*DATA IN THIS EXERCISE*:

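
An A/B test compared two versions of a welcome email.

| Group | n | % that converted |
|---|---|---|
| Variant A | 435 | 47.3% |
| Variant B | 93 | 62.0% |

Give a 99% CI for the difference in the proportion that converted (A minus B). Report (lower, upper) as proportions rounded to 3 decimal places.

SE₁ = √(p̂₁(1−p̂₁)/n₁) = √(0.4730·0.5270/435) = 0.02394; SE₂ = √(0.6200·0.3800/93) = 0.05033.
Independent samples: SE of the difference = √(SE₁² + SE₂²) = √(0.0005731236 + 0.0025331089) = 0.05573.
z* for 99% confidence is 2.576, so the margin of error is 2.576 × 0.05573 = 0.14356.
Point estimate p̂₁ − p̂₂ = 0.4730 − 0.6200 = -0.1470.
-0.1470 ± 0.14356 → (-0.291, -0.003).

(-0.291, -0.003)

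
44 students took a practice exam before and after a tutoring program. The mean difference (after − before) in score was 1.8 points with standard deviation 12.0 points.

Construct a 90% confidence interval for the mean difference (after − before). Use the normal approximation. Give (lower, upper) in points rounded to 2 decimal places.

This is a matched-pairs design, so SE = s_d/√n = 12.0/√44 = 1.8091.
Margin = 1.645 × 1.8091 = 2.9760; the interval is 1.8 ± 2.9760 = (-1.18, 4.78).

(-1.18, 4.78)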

---

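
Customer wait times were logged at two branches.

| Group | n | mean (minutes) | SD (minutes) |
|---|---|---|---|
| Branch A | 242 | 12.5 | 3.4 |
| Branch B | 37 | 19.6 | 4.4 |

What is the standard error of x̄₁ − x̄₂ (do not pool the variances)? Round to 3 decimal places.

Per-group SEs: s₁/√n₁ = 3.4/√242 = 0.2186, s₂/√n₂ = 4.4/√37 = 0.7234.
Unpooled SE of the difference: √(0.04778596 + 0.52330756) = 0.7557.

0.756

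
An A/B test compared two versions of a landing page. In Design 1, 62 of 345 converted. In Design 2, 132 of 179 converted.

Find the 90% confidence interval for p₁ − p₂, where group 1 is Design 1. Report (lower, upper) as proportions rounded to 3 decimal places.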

--

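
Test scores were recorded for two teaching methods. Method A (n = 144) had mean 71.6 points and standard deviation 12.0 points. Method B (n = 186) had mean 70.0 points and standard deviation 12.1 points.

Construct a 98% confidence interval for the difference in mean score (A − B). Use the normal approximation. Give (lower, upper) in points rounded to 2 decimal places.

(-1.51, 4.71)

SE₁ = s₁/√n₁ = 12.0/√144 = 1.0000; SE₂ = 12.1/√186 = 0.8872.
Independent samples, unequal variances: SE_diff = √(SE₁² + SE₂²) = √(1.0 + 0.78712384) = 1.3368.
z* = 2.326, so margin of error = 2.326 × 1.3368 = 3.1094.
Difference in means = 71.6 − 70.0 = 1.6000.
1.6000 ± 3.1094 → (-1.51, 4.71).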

*PROBLEM DESCRIPTION*: Of the entries listed above, reproduce only the lines starting at the line containing "that converted |" and ending at the line containing "44 students took". Include both, exactly as they stand.

*TASK ANSWER*:
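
| Group | n | % that converted |
|---|---|---|
| Variant A | 435 | 47.3% |
| Variant B | 93 | 62.0% |

Give a 99% CI for the difference in the proportion that converted (A minus B). Report (lower, upper) as proportions rounded to 3 decimal places.

SE₁ = √(p̂₁(1−p̂₁)/n₁) = √(0.4730·0.5270/435) = 0.02394; SE₂ = √(0.6200·0.3800/93) = 0.05033.
Independent samples: SE of the difference = √(SE₁² + SE₂²) = √(0.0005731236 + 0.0025331089) = 0.05573.
z* for 99% confidence is 2.576, so the margin of error is 2.576 × 0.05573 = 0.14356.
Point estimate p̂₁ − p̂₂ = 0.4730 − 0.6200 = -0.1470.
-0.1470 ± 0.14356 → (-0.291, -0.003).

(-0.291, -0.003)

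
44 students took a practice exam before and after a tutoring program. The mean difference (after − before) in score was 1.8 points with standard deviation 12.0 points.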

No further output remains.